• Input records:
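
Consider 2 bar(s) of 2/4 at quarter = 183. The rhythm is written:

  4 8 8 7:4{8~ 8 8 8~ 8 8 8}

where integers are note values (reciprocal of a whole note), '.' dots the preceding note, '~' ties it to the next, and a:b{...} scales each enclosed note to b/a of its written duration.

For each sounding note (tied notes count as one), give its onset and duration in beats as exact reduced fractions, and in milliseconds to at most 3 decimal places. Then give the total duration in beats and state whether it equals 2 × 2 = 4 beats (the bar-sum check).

1) 0.0ms=0b +327.869ms=1b
2) 327.869ms=1b +163.934ms=1/2b
3) 491.803ms=3/2b +163.934ms=1/2b
4) 655.738ms=2b +187.354ms=4/7b
5) 843.091ms=18/7b +93.677ms=2/7b
6) 936.768ms=20/7b +187.354ms=4/7b
7) 1124.122ms=24/7b +93.677ms=2/7b
8) 1217.799ms=26/7b +93.677ms=2/7b
Σ=4b of 4 (183bpm 2/4) — PASS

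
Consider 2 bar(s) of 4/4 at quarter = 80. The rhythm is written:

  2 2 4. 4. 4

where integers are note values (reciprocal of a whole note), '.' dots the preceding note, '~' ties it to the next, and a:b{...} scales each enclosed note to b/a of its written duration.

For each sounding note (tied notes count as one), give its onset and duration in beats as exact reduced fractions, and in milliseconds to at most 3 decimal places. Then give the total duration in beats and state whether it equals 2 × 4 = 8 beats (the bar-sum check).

1) 0.0ms=0b +1500.0ms=2b
2) 1500.0ms=2b +1500.0ms=2b
3) 3000.0ms=4b +1125.0ms=3/2b
4) 4125.0ms=11/2b +1125.0ms=3/2b
5) 5250.0ms=7b +750.0ms=1b
Σ=8b of 8 (80bpm 4/4) — PASS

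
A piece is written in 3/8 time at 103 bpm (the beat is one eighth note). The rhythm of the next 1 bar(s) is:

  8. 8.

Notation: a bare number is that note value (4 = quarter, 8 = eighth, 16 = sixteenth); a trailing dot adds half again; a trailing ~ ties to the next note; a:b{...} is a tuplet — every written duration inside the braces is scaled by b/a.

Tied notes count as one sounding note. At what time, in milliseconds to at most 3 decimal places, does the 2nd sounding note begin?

1. 0.0ms @ 0 + 873.786ms (3/2)
2. 873.786ms @ 3/2 + 873.786ms (3/2)

note 2 onset = 3/2b = 873.786ms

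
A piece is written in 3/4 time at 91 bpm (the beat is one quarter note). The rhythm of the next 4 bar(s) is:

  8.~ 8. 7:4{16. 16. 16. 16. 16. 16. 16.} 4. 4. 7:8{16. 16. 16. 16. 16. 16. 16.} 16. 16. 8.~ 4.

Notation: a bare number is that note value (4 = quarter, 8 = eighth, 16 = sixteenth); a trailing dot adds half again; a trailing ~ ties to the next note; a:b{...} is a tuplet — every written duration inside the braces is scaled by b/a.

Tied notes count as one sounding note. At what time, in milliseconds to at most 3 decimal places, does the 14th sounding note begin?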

• Work required: Reproduce all the data word for word.

• Task output:
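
Consider 2 bar(s) of 2/4 at quarter = 183. The rhythm is written:

  4 8 8 7:4{8~ 8 8 8~ 8 8 8}

where integers are note values (reciprocal of a whole note), '.' dots the preceding note, '~' ties it to the next, and a:b{...} scales each enclosed note to b/a of its written duration.

For each sounding note (tied notes count as one), give its onset and duration in beats as exact reduced fractions, and in milliseconds to at most 3 decimal places. Then give the total duration in beats and state whether it equals 2 × 2 = 4 beats (the bar-sum check).

1) 0.0ms=0b +327.869ms=1b
2) 327.869ms=1b +163.934ms=1/2b
3) 491.803ms=3/2b +163.934ms=1/2b
4) 655.738ms=2b +187.354ms=4/7b
5) 843.091ms=18/7b +93.677ms=2/7b
6) 936.768ms=20/7b +187.354ms=4/7b
7) 1124.122ms=24/7b +93.677ms=2/7b
8) 1217.799ms=26/7b +93.677ms=2/7b
Σ=4b of 4 (183bpm 2/4) — PASS

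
Consider 2 bar(s) of 4/4 at quarter = 80. The rhythm is written:

  2 2 4. 4. 4

where integers are note values (reciprocal of a whole note), '.' dots the preceding note, '~' ties it to the next, and a:b{...} scales each enclosed note to b/a of its written duration.

For each sounding note (tied notes count as one), give its onset and duration in beats as exact reduced fractions, and in milliseconds to at most 3 decimal places. Then give the total duration in beats and state whether it equals 2 × 4 = 8 beats (the bar-sum check).

1) 0.0ms=0b +1500.0ms=2b
2) 1500.0ms=2b +1500.0ms=2b
3) 3000.0ms=4b +1125.0ms=3/2b
4) 4125.0ms=11/2b +1125.0ms=3/2b
5) 5250.0ms=7b +750.0ms=1b
Σ=8b of 8 (80bpm 4/4) — PASS

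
A piece is written in 3/8 time at 103 bpm (the beat is one eighth note). The rhythm of the next 1 bar(s) is:

  8. 8.

Notation: a bare number is that note value (4 = quarter, 8 = eighth, 16 = sixteenth); a trailing dot adds half again; a trailing ~ ties to the next note; a:b{...} is a tuplet — every written duration inside the braces is scaled by b/a.

Tied notes count as one sounding note. At what time, in milliseconds to at most 3 decimal places, does the 2nd sounding note begin?

1. 0.0ms @ 0 + 873.786ms (3/2)
2. 873.786ms @ 3/2 + 873.786ms (3/2)

note 2 onset = 3/2b = 873.786ms

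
A piece is written in 3/4 time at 91 bpm (the beat is one quarter note). The rhythm of the next 4 bar(s) is:

  8.~ 8. 7:4{16. 16. 16. 16. 16. 16. 16.} 4. 4. 7:8{16. 16. 16. 16. 16. 16. 16.} 16. 16. 8.~ 4.

Notation: a bare number is that note value (4 = quarter, 8 = eighth, 16 = sixteenth); a trailing dot adds half again; a trailing ~ ties to the next note; a:b{...} is a tuplet — every written duration inside the braces is scaled by b/a.

Tied notes count as one sounding note. At what time, in milliseconds to at most 3 decimal places, does the 14th sounding note begin?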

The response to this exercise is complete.